Aim of the task:
In the listing below, the line containing "4. Face R, position 2" marks the end; copy exactly every line from the first through that one.

Task inputs:
------------------------------------------------
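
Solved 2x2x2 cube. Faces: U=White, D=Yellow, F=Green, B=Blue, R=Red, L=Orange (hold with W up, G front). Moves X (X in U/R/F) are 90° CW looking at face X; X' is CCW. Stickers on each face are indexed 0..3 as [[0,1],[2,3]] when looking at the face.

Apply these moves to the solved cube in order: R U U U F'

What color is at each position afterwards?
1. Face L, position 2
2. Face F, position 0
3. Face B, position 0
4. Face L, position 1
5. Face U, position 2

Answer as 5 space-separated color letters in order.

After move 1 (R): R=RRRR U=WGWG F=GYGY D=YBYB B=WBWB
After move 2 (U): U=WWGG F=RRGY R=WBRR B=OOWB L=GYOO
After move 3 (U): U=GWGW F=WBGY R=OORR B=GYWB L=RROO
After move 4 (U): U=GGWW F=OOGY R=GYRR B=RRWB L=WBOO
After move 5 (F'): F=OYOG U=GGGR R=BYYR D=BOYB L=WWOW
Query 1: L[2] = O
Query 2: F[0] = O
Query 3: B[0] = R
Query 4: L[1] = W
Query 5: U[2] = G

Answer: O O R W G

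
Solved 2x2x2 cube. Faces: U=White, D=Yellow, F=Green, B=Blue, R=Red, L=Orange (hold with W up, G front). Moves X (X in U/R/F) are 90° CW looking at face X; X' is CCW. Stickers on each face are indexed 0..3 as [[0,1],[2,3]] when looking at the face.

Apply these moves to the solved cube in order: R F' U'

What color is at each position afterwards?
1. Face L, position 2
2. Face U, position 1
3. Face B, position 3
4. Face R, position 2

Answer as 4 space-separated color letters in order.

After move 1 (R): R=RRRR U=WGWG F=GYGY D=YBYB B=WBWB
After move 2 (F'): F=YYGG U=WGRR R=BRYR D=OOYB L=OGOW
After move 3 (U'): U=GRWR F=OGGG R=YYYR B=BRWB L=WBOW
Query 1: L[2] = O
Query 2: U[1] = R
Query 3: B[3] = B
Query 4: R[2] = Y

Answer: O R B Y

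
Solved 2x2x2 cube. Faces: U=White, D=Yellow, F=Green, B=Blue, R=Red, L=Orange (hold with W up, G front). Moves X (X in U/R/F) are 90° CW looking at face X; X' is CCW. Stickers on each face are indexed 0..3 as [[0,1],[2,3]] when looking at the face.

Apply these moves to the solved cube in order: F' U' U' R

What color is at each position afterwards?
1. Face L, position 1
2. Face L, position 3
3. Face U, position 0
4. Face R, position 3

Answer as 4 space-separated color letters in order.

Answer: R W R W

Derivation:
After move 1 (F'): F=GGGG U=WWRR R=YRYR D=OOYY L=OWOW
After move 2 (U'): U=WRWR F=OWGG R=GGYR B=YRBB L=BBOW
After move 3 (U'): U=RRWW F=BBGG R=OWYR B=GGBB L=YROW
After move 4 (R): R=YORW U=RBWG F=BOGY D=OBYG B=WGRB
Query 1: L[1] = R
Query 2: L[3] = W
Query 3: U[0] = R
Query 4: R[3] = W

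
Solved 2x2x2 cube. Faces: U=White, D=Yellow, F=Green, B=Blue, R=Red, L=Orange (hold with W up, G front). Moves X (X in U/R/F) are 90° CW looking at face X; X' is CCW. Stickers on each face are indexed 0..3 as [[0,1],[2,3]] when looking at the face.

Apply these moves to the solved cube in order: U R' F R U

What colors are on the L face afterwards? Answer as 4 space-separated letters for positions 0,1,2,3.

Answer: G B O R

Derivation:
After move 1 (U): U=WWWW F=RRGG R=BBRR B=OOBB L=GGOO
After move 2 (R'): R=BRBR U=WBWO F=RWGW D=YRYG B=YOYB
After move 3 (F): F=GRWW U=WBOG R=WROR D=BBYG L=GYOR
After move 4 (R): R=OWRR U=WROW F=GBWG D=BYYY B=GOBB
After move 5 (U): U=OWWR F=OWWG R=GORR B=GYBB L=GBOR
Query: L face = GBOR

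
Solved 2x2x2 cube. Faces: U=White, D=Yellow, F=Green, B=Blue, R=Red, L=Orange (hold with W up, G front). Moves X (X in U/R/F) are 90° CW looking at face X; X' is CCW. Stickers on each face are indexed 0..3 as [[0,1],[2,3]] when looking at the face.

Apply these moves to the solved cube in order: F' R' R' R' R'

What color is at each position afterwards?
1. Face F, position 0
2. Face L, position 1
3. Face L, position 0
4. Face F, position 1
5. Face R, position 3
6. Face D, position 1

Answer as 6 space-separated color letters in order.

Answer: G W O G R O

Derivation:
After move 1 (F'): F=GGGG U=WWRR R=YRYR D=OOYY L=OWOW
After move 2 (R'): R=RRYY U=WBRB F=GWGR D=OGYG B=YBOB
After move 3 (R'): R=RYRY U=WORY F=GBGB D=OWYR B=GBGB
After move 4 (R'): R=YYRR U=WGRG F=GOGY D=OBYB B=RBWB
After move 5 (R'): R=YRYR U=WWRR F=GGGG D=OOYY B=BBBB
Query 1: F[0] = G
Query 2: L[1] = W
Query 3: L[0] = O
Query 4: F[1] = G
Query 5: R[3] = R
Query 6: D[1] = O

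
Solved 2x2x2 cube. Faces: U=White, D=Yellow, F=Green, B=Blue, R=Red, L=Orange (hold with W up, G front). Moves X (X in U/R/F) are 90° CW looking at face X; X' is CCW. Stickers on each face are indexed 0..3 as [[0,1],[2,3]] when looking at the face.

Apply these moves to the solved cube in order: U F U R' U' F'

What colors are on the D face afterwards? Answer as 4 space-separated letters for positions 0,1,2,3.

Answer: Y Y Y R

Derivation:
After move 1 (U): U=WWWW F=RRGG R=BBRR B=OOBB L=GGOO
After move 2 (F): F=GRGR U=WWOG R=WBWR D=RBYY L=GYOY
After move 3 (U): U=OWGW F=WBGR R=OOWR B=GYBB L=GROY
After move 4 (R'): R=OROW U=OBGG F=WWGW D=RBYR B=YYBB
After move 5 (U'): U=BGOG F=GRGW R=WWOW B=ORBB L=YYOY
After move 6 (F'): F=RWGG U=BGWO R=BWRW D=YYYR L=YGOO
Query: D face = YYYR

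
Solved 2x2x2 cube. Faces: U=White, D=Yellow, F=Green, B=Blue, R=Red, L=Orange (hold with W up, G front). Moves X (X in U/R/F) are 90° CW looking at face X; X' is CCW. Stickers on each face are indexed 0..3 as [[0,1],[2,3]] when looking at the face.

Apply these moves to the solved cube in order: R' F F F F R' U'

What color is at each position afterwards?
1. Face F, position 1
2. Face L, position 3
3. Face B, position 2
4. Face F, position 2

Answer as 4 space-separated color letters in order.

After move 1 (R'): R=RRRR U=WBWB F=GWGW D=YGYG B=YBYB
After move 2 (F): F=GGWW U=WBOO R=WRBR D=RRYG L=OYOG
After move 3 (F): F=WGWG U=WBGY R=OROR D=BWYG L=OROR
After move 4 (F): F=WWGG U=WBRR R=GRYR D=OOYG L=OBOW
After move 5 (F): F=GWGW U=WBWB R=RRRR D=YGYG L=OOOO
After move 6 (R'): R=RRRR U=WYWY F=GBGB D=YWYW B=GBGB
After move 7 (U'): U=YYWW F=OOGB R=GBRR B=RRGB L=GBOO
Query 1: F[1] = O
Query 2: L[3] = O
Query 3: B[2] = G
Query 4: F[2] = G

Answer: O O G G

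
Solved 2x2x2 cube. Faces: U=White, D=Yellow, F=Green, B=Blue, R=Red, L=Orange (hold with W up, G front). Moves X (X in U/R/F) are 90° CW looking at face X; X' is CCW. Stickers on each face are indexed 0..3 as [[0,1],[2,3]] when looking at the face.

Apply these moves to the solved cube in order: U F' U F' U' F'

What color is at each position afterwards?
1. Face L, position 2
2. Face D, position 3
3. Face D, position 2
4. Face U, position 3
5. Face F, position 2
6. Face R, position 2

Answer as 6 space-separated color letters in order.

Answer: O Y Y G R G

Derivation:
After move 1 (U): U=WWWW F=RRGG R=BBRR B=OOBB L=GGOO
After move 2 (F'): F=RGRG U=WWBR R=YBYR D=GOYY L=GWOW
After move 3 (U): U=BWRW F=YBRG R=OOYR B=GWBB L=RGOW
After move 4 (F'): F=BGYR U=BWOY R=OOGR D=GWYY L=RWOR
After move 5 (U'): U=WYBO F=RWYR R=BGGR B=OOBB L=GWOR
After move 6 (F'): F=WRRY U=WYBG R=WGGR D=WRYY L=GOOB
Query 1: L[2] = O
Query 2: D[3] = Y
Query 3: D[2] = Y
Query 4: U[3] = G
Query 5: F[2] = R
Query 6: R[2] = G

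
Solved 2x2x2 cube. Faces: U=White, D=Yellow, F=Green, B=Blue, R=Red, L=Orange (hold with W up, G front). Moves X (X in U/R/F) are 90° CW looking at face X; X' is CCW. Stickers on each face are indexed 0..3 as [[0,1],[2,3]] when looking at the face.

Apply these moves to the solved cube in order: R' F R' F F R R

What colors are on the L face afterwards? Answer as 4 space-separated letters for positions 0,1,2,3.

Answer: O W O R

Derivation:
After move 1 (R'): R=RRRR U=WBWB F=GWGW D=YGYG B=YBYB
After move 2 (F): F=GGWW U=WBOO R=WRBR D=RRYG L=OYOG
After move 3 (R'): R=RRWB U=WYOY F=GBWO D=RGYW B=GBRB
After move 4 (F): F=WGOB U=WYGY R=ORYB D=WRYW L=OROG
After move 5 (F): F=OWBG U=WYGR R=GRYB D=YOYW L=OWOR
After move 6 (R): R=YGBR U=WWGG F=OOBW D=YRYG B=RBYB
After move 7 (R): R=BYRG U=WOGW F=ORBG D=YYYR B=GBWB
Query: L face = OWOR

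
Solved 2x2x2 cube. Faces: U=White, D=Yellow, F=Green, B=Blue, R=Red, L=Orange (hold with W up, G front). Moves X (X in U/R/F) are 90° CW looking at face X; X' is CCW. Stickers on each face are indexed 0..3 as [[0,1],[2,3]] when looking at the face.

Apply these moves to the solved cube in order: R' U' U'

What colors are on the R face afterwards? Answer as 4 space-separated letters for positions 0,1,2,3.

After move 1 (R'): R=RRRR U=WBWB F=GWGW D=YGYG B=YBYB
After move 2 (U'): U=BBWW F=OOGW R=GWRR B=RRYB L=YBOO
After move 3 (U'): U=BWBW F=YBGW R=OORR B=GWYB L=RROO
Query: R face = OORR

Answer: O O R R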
------------------------------------------------
Answer section:
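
Solved 2x2x2 cube. Faces: U=White, D=Yellow, F=Green, B=Blue, R=Red, L=Orange (hold with W up, G front). Moves X (X in U/R/F) are 90° CW looking at face X; X' is CCW. Stickers on each face are indexed 0..3 as [[0,1],[2,3]] when looking at the face.

Apply these moves to the solved cube in order: R U U U F'

What color is at each position afterwards?
1. Face L, position 2
2. Face F, position 0
3. Face B, position 0
4. Face L, position 1
5. Face U, position 2

Answer as 5 space-separated color letters in order.

After move 1 (R): R=RRRR U=WGWG F=GYGY D=YBYB B=WBWB
After move 2 (U): U=WWGG F=RRGY R=WBRR B=OOWB L=GYOO
After move 3 (U): U=GWGW F=WBGY R=OORR B=GYWB L=RROO
After move 4 (U): U=GGWW F=OOGY R=GYRR B=RRWB L=WBOO
After move 5 (F'): F=OYOG U=GGGR R=BYYR D=BOYB L=WWOW
Query 1: L[2] = O
Query 2: F[0] = O
Query 3: B[0] = R
Query 4: L[1] = W
Query 5: U[2] = G

Answer: O O R W G

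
Solved 2x2x2 cube. Faces: U=White, D=Yellow, F=Green, B=Blue, R=Red, L=Orange (hold with W up, G front). Moves X (X in U/R/F) are 90° CW looking at face X; X' is CCW. Stickers on each face are indexed 0..3 as [[0,1],[2,3]] when looking at the face.

Apply these moves to the solved cube in order: R F' U'

What color is at each position afterwards?
1. Face L, position 2
2. Face U, position 1
3. Face B, position 3
4. Face R, position 2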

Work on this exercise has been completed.